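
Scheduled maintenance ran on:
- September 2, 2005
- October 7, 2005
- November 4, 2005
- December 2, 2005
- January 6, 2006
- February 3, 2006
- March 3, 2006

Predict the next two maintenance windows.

April 7, 2006; May 5, 2006

Gaps: 35, 28, 28, 35, 28, 28 days — a mix of 28 and 35. Every date is a Friday.
Each is the 1st Friday of its month.
1st Friday of April 2006: April 7, 2006.
May 2006 — 1st Friday is May 5, 2006.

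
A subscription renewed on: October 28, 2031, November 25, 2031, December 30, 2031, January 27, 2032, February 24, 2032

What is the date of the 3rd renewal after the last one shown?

May 25, 2032

All Tuesdays; the gaps (28, 35, 28, 28) vary with month length.
This is the last Tuesday of each month.
Last Tuesday of March 2032: March 30, 2032.
April 2032 ends with Tuesday April 27, 2032.
May 2032 ends with Tuesday May 25, 2032.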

^^^^

## What is required
Go line by line through the material above and return each one that includes "February".

## Answer section
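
- February 3, 2006
A subscription renewed on: October 28, 2031, November 25, 2031, December 30, 2031, January 27, 2032, February 24, 2032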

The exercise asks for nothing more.